### Assigned task
Give again, unaltered, the lines of the listing below that run from the line having "Spouse: none surviving" through the line having "Under the intestacy provisions of the Ashby".

### Source information
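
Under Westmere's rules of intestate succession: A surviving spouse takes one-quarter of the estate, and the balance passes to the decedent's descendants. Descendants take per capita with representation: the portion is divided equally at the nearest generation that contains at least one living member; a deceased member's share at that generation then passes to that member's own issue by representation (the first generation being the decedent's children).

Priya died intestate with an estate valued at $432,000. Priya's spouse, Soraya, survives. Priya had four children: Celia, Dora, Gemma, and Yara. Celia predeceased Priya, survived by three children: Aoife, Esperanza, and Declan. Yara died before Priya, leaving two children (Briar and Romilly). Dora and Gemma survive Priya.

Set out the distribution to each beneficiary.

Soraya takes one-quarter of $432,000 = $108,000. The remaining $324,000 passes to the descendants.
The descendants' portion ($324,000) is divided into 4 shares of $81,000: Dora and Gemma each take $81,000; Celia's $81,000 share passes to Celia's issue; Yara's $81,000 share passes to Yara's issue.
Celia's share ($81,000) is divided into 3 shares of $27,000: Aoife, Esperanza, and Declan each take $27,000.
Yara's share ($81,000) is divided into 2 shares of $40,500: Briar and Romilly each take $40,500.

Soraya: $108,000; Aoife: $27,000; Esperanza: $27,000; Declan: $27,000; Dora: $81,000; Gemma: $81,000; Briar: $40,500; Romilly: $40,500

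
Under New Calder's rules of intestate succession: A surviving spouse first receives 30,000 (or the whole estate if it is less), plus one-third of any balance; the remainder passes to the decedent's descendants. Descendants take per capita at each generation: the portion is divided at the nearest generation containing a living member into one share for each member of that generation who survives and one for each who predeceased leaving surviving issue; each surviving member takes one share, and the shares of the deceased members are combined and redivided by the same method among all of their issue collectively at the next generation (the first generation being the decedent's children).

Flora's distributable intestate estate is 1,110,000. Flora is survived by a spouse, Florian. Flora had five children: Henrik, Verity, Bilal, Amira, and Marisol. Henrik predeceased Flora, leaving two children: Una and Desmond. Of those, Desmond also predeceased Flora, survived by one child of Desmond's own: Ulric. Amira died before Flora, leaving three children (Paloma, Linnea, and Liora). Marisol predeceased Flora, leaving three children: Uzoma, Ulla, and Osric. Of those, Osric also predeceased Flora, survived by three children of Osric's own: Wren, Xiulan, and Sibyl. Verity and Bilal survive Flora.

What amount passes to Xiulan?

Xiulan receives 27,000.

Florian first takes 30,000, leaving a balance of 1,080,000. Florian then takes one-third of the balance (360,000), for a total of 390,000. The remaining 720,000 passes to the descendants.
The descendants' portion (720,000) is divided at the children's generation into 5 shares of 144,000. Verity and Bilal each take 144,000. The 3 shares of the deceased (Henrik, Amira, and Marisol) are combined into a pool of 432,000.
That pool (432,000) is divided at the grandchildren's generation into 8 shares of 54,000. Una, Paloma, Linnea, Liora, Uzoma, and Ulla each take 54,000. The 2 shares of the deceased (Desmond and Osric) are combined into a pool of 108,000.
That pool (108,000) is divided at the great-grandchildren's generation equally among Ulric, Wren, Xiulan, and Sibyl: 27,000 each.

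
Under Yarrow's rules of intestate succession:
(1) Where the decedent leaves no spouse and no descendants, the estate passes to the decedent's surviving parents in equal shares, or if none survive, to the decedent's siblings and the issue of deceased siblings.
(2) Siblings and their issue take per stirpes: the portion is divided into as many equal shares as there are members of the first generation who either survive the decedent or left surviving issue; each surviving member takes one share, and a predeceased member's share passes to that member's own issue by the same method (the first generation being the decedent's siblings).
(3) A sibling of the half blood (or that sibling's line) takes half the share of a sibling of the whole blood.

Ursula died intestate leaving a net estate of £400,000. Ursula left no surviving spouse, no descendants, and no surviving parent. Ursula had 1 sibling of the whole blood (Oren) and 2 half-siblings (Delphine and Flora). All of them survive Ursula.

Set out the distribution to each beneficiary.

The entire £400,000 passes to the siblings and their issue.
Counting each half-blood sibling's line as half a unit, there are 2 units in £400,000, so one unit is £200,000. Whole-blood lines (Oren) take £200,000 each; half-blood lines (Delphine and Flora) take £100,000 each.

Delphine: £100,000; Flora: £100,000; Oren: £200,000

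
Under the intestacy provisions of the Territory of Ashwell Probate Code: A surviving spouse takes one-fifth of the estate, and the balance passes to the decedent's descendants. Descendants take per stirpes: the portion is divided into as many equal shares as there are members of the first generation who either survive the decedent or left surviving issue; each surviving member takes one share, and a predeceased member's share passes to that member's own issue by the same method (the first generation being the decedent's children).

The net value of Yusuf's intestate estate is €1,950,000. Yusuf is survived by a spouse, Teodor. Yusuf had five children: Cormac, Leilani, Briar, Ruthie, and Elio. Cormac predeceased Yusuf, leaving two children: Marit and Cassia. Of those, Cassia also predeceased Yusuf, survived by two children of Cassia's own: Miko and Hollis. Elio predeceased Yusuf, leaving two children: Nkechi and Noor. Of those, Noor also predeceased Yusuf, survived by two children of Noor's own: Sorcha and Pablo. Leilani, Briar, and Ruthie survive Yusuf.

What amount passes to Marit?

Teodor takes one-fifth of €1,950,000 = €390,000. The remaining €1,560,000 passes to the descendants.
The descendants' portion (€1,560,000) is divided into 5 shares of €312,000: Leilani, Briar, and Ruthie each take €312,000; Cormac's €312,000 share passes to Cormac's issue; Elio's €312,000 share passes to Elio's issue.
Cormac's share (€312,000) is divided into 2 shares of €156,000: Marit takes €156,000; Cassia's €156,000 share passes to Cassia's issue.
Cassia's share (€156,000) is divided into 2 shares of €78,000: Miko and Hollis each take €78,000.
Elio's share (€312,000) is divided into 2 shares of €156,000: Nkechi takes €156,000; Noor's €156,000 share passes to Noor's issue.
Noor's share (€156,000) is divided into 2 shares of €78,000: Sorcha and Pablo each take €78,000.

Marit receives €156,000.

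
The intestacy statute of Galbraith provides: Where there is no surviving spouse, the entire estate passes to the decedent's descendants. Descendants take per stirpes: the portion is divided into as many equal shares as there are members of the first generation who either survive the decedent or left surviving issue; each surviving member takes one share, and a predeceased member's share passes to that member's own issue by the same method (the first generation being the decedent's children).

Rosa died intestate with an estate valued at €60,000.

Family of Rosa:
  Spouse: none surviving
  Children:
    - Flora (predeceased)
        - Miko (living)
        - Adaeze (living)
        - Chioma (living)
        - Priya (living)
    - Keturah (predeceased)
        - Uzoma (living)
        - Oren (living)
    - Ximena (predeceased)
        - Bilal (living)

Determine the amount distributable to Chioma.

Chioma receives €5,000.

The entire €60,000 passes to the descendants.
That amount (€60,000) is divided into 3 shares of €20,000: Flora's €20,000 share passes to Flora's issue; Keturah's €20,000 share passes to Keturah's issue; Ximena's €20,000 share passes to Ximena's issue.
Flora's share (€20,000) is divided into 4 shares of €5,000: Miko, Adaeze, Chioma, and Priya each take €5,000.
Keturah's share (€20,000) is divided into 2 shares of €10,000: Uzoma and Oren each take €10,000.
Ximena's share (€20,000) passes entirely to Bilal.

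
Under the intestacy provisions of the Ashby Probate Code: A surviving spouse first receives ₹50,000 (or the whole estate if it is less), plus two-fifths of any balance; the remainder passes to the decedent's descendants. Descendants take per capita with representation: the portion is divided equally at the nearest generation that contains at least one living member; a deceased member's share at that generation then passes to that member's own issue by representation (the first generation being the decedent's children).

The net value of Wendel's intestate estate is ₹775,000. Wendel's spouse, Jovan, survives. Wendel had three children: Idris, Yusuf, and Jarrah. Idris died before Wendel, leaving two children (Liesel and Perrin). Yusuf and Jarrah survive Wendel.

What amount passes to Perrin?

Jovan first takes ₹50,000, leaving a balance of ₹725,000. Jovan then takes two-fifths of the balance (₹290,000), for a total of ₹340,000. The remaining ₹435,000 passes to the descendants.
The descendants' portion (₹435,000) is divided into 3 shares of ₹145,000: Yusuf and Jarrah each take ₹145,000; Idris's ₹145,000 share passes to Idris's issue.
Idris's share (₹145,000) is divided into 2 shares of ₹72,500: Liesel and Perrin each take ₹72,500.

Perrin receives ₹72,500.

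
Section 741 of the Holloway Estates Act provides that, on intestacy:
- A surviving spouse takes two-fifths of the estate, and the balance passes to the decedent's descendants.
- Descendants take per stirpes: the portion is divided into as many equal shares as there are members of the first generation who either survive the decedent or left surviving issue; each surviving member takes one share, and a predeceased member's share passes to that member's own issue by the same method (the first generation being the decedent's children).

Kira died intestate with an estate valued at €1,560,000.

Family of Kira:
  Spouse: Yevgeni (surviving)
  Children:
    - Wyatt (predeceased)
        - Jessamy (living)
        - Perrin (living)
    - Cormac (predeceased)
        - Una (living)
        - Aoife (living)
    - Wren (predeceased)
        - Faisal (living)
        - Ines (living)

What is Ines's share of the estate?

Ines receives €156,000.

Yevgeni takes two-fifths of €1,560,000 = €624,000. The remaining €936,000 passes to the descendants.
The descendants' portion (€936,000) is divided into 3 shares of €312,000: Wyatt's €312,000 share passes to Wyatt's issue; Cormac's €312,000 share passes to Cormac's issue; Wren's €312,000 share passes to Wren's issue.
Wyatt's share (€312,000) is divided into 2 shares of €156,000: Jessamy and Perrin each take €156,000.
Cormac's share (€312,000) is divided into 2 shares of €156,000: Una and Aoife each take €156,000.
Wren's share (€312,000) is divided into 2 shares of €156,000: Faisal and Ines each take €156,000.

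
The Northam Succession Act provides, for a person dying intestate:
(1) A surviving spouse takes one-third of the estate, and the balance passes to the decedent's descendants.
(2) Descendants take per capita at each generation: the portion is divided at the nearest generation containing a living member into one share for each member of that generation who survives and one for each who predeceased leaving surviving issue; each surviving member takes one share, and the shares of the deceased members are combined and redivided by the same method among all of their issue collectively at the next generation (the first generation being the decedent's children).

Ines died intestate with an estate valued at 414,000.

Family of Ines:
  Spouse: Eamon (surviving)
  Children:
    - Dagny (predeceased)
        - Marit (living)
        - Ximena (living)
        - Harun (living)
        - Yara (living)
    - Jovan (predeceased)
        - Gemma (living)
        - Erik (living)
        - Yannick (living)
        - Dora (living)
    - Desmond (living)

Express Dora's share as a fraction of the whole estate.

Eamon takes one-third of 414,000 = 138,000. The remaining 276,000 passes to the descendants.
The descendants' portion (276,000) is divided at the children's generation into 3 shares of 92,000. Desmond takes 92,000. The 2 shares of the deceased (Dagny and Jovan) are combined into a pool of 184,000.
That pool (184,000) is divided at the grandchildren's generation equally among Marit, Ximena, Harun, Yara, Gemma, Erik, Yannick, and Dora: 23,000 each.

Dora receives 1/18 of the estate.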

### Written response
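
  Spouse: none surviving
  Children:
    - Flora (predeceased)
        - Miko (living)
        - Adaeze (living)
        - Chioma (living)
        - Priya (living)
    - Keturah (predeceased)
        - Uzoma (living)
        - Oren (living)
    - Ximena (predeceased)
        - Bilal (living)

Determine the amount distributable to Chioma.

Chioma receives €5,000.

The entire €60,000 passes to the descendants.
That amount (€60,000) is divided into 3 shares of €20,000: Flora's €20,000 share passes to Flora's issue; Keturah's €20,000 share passes to Keturah's issue; Ximena's €20,000 share passes to Ximena's issue.
Flora's share (€20,000) is divided into 4 shares of €5,000: Miko, Adaeze, Chioma, and Priya each take €5,000.
Keturah's share (€20,000) is divided into 2 shares of €10,000: Uzoma and Oren each take €10,000.
Ximena's share (€20,000) passes entirely to Bilal.

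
Under the intestacy provisions of the Ashby Probate Code: A surviving spouse first receives ₹50,000 (or the whole estate if it is less), plus two-fifths of any balance; the remainder passes to the decedent's descendants. Descendants take per capita with representation: the portion is divided equally at the nearest generation that contains at least one living member; a deceased member's share at that generation then passes to that member's own issue by representation (the first generation being the decedent's children).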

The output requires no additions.